── RECORD EXTRACTS

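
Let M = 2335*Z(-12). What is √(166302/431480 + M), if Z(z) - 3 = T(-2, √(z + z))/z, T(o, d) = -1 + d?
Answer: √(754005439099290 - 40754868992250*I*√6)/323610 ≈ 85.038 - 5.6049*I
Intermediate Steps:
Z(z) = 3 + (-1 + √2*√z)/z (Z(z) = 3 + (-1 + √(z + z))/z = 3 + (-1 + √(2*z))/z = 3 + (-1 + √2*√z)/z)
M = 86395/12 - 2335*I*√6/6 (M = 2335*(3 - 1/(-12) + √2/√(-12)) = 2335*(3 - 1*(-1/12) + √2*(-I*√3/6)) = 2335*(3 + 1/12 - I*√6/6) = 2335*(37/12 - I*√6/6) = 86395/12 - 2335*I*√6/6 ≈ 7199.6 - 953.26*I)
√(166302/431480 + M) = √(166302/431480 + (86395/12 - 2335*I*√6/6)) = √(166302*(1/431480) + (86395/12 - 2335*I*√6/6)) = √(83151/215740 + (86395/12 - 2335*I*√6/6)) = √(2329981889/323610 - 2335*I*√6/6)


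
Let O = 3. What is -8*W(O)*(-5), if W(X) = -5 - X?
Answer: -320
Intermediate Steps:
-8*W(O)*(-5) = -8*(-5 - 1*3)*(-5) = -8*(-5 - 3)*(-5) = -8*(-8)*(-5) = 64*(-5) = -320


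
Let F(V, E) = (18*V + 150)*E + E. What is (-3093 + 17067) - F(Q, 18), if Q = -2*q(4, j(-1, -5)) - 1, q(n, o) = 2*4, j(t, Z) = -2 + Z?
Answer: 16764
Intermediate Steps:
q(n, o) = 8
Q = -17 (Q = -2*8 - 1 = -16 - 1 = -17)
F(V, E) = E + E*(150 + 18*V) (F(V, E) = (150 + 18*V)*E + E = E*(150 + 18*V) + E = E + E*(150 + 18*V))
(-3093 + 17067) - F(Q, 18) = (-3093 + 17067) - 18*(151 + 18*(-17)) = 13974 - 18*(151 - 306) = 13974 - 18*(-155) = 13974 - 1*(-2790) = 13974 + 2790 = 16764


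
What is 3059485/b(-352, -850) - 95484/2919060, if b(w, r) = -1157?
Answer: -57249556148/21649695 ≈ -2644.4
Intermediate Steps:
3059485/b(-352, -850) - 95484/2919060 = 3059485/(-1157) - 95484/2919060 = 3059485*(-1/1157) - 95484*1/2919060 = -235345/89 - 7957/243255 = -57249556148/21649695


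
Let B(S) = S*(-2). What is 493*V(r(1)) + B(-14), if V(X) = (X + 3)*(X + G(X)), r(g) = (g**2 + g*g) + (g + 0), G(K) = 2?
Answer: 14818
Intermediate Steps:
B(S) = -2*S
r(g) = g + 2*g**2 (r(g) = (g**2 + g**2) + g = 2*g**2 + g = g + 2*g**2)
V(X) = (2 + X)*(3 + X) (V(X) = (X + 3)*(X + 2) = (3 + X)*(2 + X) = (2 + X)*(3 + X))
493*V(r(1)) + B(-14) = 493*(6 + (1*(1 + 2*1))**2 + 5*(1*(1 + 2*1))) - 2*(-14) = 493*(6 + (1*(1 + 2))**2 + 5*(1*(1 + 2))) + 28 = 493*(6 + (1*3)**2 + 5*(1*3)) + 28 = 493*(6 + 3**2 + 5*3) + 28 = 493*(6 + 9 + 15) + 28 = 493*30 + 28 = 14790 + 28 = 14818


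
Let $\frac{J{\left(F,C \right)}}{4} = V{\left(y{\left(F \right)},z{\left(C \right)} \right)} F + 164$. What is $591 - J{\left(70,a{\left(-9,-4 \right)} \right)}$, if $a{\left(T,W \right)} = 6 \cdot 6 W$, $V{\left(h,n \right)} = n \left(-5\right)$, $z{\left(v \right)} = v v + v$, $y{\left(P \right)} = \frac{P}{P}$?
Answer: $28828735$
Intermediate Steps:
$y{\left(P \right)} = 1$
$z{\left(v \right)} = v + v^{2}$ ($z{\left(v \right)} = v^{2} + v = v + v^{2}$)
$V{\left(h,n \right)} = - 5 n$
$a{\left(T,W \right)} = 36 W$
$J{\left(F,C \right)} = 656 - 20 C F \left(1 + C\right)$ ($J{\left(F,C \right)} = 4 \left(- 5 C \left(1 + C\right) F + 164\right) = 4 \left(- 5 C F \left(1 + C\right) + 164\right) = 4 \left(164 - 5 C F \left(1 + C\right)\right) = 656 - 20 C F \left(1 + C\right)$)
$591 - J{\left(70,a{\left(-9,-4 \right)} \right)} = 591 - \left(656 - 20 \cdot 36 \left(-4\right) 70 \left(1 + 36 \left(-4\right)\right)\right) = 591 - \left(656 - \left(-2880\right) 70 \left(1 - 144\right)\right) = 591 - \left(656 - \left(-2880\right) 70 \left(-143\right)\right) = 591 - \left(656 - 28828800\right) = 591 - -28828144 = 591 + 28828144 = 28828735$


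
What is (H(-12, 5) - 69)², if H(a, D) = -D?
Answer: 5476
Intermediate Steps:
(H(-12, 5) - 69)² = (-1*5 - 69)² = (-5 - 69)² = (-74)² = 5476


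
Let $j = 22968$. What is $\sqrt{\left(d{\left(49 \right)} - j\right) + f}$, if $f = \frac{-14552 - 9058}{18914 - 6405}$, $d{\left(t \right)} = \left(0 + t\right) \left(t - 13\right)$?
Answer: $\frac{i \sqrt{3318192955014}}{12509} \approx 145.62 i$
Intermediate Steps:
$d{\left(t \right)} = t \left(-13 + t\right)$
$f = - \frac{23610}{12509} \approx -1.8874$
$\sqrt{\left(d{\left(49 \right)} - j\right) + f} = \sqrt{\left(49 \left(-13 + 49\right) - 22968\right) - \frac{23610}{12509}} = \sqrt{\left(49 \cdot 36 - 22968\right) - \frac{23610}{12509}} = \sqrt{\left(1764 - 22968\right) - \frac{23610}{12509}} = \sqrt{-21204 - \frac{23610}{12509}} = \sqrt{- \frac{265264446}{12509}} = \frac{i \sqrt{3318192955014}}{12509}$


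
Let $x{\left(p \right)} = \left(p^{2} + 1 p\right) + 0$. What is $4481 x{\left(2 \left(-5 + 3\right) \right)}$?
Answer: $53772$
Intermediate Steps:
$x{\left(p \right)} = p + p^{2}$ ($x{\left(p \right)} = \left(p^{2} + p\right) + 0 = \left(p + p^{2}\right) + 0 = p + p^{2}$)
$4481 x{\left(2 \left(-5 + 3\right) \right)} = 4481 \cdot 2 \left(-5 + 3\right) \left(1 + 2 \left(-5 + 3\right)\right) = 4481 \cdot 2 \left(-2\right) \left(1 + 2 \left(-2\right)\right) = 4481 \left(- 4 \left(1 - 4\right)\right) = 4481 \left(\left(-4\right) \left(-3\right)\right) = 4481 \cdot 12 = 53772$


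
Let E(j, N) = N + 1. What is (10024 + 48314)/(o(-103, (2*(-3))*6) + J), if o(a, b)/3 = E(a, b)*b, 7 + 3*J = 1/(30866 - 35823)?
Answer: 433772199/28088840 ≈ 15.443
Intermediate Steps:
J = -34700/14871 (J = -7/3 + 1/(3*(30866 - 35823)) = -7/3 + (⅓)/(-4957) = -7/3 + (⅓)*(-1/4957) = -7/3 - 1/14871 = -34700/14871 ≈ -2.3334)
E(j, N) = 1 + N
o(a, b) = 3*b*(1 + b) (o(a, b) = 3*((1 + b)*b) = 3*(b*(1 + b)) = 3*b*(1 + b))
(10024 + 48314)/(o(-103, (2*(-3))*6) + J) = (10024 + 48314)/(3*((2*(-3))*6)*(1 + (2*(-3))*6) - 34700/14871) = 58338/(3*(-6*6)*(1 - 6*6) - 34700/14871) = 58338/(3*(-36)*(1 - 36) - 34700/14871) = 58338/(3*(-36)*(-35) - 34700/14871) = 58338/(3780 - 34700/14871) = 58338/(56177680/14871) = 58338*(14871/56177680) = 433772199/28088840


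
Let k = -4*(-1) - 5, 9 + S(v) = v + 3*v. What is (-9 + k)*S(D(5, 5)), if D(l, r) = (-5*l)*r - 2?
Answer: 5170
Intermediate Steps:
D(l, r) = -2 - 5*l*r (D(l, r) = -5*l*r - 2 = -2 - 5*l*r)
S(v) = -9 + 4*v (S(v) = -9 + (v + 3*v) = -9 + 4*v)
k = -1 (k = 4 - 5 = -1)
(-9 + k)*S(D(5, 5)) = (-9 - 1)*(-9 + 4*(-2 - 5*5*5)) = -10*(-9 + 4*(-2 - 125)) = -10*(-9 + 4*(-127)) = -10*(-9 - 508) = -10*(-517) = 5170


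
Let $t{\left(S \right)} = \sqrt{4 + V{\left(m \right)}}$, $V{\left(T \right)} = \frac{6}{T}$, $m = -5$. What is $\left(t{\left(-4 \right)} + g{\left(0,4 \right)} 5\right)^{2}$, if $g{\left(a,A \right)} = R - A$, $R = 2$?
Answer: $\frac{\left(50 - \sqrt{70}\right)^{2}}{25} \approx 69.334$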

────

--- TASK INSTRUCTIONS ---
Only the lines above starting with the one with "Let E(j, N)" and going through the one with "Answer: 433772199/28088840 ≈ 15.443" are to be copied, word for word and with both ends kept.

--- ANSWER FOR THIS EXERCISE ---
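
Let E(j, N) = N + 1. What is (10024 + 48314)/(o(-103, (2*(-3))*6) + J), if o(a, b)/3 = E(a, b)*b, 7 + 3*J = 1/(30866 - 35823)?
Answer: 433772199/28088840 ≈ 15.443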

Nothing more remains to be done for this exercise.